AIM OF THE EXERCISE:
Going from the line that contains "A seed bank catalogue lists 92278" to the last line of the material below, repeat every line exactly.
------------------------------
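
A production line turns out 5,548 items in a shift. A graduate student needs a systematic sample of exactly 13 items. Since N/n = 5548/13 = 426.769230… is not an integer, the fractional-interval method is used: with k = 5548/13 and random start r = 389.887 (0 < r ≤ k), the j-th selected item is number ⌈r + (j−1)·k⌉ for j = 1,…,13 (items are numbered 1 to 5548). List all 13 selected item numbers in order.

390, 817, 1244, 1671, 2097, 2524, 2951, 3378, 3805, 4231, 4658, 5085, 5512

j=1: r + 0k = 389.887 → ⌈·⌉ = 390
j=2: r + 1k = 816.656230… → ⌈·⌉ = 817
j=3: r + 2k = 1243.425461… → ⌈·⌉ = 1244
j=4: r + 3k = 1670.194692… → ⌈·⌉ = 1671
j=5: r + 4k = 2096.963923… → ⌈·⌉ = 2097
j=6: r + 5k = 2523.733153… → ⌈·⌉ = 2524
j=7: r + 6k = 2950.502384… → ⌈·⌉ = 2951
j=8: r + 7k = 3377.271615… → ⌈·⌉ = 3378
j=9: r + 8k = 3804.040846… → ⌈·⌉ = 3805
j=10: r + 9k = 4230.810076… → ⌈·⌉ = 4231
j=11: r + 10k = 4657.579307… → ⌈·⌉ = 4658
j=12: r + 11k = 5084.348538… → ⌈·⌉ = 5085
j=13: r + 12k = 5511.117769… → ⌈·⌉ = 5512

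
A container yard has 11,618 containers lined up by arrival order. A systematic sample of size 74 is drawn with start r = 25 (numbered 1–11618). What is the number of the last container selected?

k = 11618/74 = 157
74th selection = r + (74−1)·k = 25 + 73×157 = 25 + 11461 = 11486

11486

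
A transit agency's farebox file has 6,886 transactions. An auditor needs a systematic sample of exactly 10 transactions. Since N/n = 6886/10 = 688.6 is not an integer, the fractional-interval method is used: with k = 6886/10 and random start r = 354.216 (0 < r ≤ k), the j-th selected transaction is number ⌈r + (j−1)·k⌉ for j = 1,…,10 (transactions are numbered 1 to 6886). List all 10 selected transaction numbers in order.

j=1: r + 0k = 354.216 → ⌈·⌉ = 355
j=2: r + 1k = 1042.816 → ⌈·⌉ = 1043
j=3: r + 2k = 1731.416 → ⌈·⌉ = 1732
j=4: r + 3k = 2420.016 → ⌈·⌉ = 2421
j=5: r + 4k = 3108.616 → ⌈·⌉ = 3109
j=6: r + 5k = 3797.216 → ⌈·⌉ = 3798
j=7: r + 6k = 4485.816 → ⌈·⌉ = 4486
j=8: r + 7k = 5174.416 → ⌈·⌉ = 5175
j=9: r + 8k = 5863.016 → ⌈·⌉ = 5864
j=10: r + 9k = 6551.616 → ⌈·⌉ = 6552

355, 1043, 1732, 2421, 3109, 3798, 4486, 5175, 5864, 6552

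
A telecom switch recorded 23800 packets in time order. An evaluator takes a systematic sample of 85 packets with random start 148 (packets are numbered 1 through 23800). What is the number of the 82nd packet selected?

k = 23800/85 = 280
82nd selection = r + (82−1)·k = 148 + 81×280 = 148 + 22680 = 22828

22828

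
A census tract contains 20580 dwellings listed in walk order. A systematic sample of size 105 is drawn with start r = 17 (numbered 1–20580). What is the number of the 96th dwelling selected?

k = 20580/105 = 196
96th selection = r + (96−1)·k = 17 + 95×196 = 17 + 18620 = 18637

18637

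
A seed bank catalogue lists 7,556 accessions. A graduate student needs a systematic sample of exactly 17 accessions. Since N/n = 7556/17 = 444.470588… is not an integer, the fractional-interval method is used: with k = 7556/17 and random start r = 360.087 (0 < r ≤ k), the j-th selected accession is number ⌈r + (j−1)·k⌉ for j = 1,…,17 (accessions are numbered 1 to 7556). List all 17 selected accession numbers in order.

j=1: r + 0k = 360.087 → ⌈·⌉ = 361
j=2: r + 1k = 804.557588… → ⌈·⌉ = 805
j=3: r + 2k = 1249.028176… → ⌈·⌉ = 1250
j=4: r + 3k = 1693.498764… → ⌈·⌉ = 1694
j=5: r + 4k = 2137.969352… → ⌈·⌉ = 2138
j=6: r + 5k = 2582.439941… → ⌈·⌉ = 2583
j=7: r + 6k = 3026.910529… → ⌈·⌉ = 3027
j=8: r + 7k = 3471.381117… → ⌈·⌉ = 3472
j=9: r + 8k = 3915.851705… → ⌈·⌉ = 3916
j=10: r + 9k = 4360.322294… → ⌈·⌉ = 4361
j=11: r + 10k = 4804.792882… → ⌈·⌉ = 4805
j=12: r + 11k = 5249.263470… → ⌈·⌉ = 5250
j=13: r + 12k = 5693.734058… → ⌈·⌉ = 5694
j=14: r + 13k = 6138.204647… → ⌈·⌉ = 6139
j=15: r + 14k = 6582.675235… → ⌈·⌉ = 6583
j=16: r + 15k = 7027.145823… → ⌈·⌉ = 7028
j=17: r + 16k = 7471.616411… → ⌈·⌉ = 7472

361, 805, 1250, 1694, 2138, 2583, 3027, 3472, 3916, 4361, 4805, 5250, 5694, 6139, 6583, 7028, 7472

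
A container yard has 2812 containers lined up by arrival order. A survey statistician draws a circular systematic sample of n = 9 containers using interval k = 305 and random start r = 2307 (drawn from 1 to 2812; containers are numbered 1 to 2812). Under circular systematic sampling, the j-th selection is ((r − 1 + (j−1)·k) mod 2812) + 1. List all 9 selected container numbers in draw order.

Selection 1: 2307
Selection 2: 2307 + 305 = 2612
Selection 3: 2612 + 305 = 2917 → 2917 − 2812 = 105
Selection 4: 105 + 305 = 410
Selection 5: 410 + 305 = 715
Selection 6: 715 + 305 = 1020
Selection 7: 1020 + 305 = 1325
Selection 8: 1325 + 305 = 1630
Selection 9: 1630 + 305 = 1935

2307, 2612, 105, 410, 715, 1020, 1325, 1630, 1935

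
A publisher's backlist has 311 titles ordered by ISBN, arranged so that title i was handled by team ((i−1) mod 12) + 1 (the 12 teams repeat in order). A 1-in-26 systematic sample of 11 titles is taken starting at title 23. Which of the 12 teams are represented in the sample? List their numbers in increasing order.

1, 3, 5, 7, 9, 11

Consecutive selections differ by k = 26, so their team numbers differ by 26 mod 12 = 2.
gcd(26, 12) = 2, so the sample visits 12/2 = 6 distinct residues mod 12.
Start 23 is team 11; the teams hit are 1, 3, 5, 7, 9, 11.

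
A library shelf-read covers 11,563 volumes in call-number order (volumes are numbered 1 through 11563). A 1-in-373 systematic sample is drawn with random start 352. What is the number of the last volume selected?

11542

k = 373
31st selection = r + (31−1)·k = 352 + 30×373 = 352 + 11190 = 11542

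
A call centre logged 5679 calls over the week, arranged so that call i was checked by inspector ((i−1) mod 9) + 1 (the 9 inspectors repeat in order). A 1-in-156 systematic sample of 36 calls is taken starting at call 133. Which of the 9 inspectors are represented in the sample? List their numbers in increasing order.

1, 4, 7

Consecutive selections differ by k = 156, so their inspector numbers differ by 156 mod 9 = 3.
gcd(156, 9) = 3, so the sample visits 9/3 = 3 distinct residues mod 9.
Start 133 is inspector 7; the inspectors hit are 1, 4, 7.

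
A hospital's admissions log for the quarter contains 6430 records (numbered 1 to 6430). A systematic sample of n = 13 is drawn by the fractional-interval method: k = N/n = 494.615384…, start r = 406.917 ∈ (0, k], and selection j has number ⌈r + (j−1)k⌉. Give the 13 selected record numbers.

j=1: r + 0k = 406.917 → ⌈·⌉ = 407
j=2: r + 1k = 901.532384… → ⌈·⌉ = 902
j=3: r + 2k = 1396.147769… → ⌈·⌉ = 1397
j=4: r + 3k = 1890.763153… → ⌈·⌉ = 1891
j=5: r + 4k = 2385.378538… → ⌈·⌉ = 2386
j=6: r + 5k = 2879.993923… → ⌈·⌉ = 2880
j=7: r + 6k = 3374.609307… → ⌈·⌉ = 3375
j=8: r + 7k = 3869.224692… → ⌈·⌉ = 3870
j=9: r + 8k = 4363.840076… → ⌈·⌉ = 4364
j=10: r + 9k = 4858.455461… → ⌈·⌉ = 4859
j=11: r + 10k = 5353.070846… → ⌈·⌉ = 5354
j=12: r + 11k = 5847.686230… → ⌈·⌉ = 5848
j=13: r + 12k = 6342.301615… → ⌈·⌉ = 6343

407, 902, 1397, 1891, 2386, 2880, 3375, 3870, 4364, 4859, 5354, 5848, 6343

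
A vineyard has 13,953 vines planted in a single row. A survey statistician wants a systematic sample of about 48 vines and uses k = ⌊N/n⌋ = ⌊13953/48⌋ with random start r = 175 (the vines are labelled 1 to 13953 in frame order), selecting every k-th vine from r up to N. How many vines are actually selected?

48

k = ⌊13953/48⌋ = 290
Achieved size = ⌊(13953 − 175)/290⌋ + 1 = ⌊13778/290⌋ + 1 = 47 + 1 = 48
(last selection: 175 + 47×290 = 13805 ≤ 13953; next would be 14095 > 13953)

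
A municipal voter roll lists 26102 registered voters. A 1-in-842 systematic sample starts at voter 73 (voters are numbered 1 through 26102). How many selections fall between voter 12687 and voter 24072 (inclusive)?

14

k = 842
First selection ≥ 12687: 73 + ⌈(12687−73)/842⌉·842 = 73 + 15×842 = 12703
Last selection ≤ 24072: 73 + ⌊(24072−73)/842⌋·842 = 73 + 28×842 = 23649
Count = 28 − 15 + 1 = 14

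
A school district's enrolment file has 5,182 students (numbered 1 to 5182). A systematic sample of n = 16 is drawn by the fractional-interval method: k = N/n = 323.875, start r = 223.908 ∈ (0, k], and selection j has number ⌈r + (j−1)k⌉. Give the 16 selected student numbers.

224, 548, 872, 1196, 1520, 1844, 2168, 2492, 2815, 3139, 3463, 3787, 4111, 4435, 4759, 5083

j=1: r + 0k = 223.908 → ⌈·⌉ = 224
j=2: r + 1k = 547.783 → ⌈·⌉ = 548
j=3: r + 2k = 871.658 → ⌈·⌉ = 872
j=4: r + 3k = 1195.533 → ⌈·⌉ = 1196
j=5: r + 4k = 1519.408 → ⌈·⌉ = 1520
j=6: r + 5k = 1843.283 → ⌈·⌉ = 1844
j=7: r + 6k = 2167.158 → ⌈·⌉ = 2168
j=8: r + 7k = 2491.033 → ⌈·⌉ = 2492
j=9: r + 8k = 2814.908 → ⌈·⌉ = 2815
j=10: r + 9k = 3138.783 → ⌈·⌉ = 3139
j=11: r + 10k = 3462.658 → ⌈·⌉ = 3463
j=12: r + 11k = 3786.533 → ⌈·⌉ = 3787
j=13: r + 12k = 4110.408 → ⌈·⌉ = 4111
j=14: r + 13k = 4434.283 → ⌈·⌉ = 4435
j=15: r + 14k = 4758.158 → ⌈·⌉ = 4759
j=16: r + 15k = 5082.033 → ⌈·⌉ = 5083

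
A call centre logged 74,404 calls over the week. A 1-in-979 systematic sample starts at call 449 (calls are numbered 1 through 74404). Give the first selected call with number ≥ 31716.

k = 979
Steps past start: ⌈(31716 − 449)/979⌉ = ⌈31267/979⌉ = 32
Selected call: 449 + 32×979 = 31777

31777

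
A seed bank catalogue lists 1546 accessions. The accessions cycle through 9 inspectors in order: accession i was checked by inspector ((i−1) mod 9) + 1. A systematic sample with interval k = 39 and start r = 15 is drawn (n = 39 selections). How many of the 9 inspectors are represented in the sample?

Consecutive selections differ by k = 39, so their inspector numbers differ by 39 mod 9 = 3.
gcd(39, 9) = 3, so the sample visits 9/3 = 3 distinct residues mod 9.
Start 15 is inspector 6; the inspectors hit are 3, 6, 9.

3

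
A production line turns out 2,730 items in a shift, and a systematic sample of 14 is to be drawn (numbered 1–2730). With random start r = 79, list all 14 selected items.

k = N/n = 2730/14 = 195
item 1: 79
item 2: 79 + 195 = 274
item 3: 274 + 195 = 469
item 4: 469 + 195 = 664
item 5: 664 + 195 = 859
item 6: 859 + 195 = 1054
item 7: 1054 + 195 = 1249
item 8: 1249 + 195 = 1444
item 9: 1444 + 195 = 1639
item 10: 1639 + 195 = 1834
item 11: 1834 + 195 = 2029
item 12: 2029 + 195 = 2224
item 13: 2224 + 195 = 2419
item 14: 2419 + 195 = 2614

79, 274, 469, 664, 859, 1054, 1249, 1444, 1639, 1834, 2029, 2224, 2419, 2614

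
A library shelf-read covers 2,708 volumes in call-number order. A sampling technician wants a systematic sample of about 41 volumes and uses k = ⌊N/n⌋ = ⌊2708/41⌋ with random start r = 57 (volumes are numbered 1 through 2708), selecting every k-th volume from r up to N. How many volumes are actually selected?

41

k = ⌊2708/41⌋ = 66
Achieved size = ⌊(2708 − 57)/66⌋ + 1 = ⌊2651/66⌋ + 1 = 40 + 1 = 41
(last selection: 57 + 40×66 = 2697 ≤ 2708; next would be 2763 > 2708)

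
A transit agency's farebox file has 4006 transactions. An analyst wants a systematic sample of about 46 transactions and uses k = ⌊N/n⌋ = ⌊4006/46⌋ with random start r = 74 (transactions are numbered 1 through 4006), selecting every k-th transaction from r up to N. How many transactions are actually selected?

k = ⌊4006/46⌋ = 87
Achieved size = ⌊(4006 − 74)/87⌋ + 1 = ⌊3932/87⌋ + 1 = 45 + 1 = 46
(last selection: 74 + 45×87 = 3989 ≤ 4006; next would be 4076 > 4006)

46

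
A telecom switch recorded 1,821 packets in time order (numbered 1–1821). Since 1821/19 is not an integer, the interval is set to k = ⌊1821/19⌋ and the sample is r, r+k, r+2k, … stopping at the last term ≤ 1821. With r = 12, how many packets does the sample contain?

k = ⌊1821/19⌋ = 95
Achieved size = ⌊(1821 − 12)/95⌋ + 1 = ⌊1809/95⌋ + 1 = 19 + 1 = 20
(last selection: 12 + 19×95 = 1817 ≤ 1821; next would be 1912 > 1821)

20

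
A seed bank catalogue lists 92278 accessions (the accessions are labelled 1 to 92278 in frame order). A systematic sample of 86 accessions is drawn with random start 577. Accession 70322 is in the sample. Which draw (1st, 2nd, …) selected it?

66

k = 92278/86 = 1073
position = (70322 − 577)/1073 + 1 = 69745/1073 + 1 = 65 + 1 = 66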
------------------------------
TASK OUTPUT:
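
A seed bank catalogue lists 92278 accessions (the accessions are labelled 1 to 92278 in frame order). A systematic sample of 86 accessions is drawn with random start 577. Accession 70322 is in the sample. Which draw (1st, 2nd, …) selected it?

66

k = 92278/86 = 1073
position = (70322 − 577)/1073 + 1 = 69745/1073 + 1 = 65 + 1 = 66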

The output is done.